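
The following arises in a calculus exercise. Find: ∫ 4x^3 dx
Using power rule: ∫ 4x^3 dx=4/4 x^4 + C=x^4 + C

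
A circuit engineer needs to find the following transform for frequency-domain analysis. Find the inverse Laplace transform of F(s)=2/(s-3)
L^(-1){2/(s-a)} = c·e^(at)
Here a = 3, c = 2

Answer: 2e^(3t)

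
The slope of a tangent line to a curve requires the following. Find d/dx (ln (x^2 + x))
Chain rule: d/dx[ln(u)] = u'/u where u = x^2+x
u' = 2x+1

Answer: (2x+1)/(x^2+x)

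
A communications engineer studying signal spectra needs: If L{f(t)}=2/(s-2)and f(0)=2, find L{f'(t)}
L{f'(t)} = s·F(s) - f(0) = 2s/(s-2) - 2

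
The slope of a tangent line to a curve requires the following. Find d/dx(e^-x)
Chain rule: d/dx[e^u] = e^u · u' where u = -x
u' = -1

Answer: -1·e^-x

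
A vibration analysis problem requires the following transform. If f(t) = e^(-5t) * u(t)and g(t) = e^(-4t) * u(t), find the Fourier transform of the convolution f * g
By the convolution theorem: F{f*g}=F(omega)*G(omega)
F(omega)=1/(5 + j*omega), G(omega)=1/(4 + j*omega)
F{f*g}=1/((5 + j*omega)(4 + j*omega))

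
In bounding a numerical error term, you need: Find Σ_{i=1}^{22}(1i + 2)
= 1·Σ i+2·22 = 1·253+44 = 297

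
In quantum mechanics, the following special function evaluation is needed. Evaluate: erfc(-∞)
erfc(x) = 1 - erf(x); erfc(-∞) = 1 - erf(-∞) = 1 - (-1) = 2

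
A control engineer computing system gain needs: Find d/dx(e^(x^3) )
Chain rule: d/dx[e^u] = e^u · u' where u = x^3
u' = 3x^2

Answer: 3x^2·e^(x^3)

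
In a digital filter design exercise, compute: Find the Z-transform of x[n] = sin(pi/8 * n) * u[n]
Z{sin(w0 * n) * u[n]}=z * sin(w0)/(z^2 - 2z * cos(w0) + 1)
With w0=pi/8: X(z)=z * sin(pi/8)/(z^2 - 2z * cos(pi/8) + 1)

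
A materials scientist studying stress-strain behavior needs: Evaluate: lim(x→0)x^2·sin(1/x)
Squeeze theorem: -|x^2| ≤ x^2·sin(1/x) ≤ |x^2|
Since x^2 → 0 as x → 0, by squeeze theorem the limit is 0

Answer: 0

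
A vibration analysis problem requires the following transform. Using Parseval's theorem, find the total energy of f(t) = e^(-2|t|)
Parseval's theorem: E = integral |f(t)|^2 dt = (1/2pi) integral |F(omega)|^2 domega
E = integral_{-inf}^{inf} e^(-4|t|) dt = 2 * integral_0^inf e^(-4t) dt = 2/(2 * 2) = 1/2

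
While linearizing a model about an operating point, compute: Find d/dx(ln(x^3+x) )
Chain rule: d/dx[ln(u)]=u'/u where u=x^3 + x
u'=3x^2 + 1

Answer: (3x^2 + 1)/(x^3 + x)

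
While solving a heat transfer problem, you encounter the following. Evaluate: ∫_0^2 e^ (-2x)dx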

====

== Exercise prompt ==
Reproduce the entries above exactly, every line included.

== Result of the exercise ==
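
The following arises in a calculus exercise. Find: ∫ 4x^3 dx
Using power rule: ∫ 4x^3 dx=4/4 x^4 + C=x^4 + C

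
A circuit engineer needs to find the following transform for frequency-domain analysis. Find the inverse Laplace transform of F(s)=2/(s-3)
L^(-1){2/(s-a)} = c·e^(at)
Here a = 3, c = 2

Answer: 2e^(3t)

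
The slope of a tangent line to a curve requires the following. Find d/dx (ln (x^2 + x))
Chain rule: d/dx[ln(u)] = u'/u where u = x^2+x
u' = 2x+1

Answer: (2x+1)/(x^2+x)

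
A communications engineer studying signal spectra needs: If L{f(t)}=2/(s-2)and f(0)=2, find L{f'(t)}
L{f'(t)} = s·F(s) - f(0) = 2s/(s-2) - 2

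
The slope of a tangent line to a curve requires the following. Find d/dx(e^-x)
Chain rule: d/dx[e^u] = e^u · u' where u = -x
u' = -1

Answer: -1·e^-x

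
A vibration analysis problem requires the following transform. If f(t) = e^(-5t) * u(t)and g(t) = e^(-4t) * u(t), find the Fourier transform of the convolution f * g
By the convolution theorem: F{f*g}=F(omega)*G(omega)
F(omega)=1/(5 + j*omega), G(omega)=1/(4 + j*omega)
F{f*g}=1/((5 + j*omega)(4 + j*omega))

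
In bounding a numerical error term, you need: Find Σ_{i=1}^{22}(1i + 2)
= 1·Σ i+2·22 = 1·253+44 = 297

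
In quantum mechanics, the following special function evaluation is needed. Evaluate: erfc(-∞)
erfc(x) = 1 - erf(x); erfc(-∞) = 1 - erf(-∞) = 1 - (-1) = 2

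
A control engineer computing system gain needs: Find d/dx(e^(x^3) )
Chain rule: d/dx[e^u] = e^u · u' where u = x^3
u' = 3x^2

Answer: 3x^2·e^(x^3)

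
In a digital filter design exercise, compute: Find the Z-transform of x[n] = sin(pi/8 * n) * u[n]
Z{sin(w0 * n) * u[n]}=z * sin(w0)/(z^2 - 2z * cos(w0) + 1)
With w0=pi/8: X(z)=z * sin(pi/8)/(z^2 - 2z * cos(pi/8) + 1)

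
A materials scientist studying stress-strain behavior needs: Evaluate: lim(x→0)x^2·sin(1/x)
Squeeze theorem: -|x^2| ≤ x^2·sin(1/x) ≤ |x^2|
Since x^2 → 0 as x → 0, by squeeze theorem the limit is 0

Answer: 0

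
A vibration analysis problem requires the following transform. Using Parseval's theorem, find the total energy of f(t) = e^(-2|t|)
Parseval's theorem: E = integral |f(t)|^2 dt = (1/2pi) integral |F(omega)|^2 domega
E = integral_{-inf}^{inf} e^(-4|t|) dt = 2 * integral_0^inf e^(-4t) dt = 2/(2 * 2) = 1/2

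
While linearizing a model about an operating point, compute: Find d/dx(ln(x^3+x) )
Chain rule: d/dx[ln(u)]=u'/u where u=x^3 + x
u'=3x^2 + 1

Answer: (3x^2 + 1)/(x^3 + x)

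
While solving a heat transfer problem, you encounter the following. Evaluate: ∫_0^2 e^ (-2x)dx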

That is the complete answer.